[Saved data entries]
--------------------------------
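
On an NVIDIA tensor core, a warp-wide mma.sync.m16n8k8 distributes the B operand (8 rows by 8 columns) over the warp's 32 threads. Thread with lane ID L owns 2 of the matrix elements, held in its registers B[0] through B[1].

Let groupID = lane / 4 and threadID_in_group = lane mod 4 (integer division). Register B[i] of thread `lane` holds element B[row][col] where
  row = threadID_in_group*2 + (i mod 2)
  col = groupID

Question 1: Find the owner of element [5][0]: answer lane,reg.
c=0->g=0  r=5->t=2,b0=1
L=0*4+2=2  i=1=1

2,1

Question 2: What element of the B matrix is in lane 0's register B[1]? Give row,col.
1,0

lane 0→0/4=0, 0 mod 4=0
i=1  r:2·0+1→1  c:0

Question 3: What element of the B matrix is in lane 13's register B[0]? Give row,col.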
--------------------------------
• Exercise
Write out, exactly as given, the line containing "row = threadID_in_group*2 + (i mod 2)" and every line after it to the end of the records. Include nothing else.

• Task result
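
  row = threadID_in_group*2 + (i mod 2)
  col = groupID

Question 1: Find the owner of element [5][0]: answer lane,reg.
c=0->g=0  r=5->t=2,b0=1
L=0*4+2=2  i=1=1

2,1

Question 2: What element of the B matrix is in lane 0's register B[1]? Give row,col.
1,0

lane 0→0/4=0, 0 mod 4=0
i=1  r:2·0+1→1  c:0

Question 3: What element of the B matrix is in lane 13's register B[0]? Give row,col.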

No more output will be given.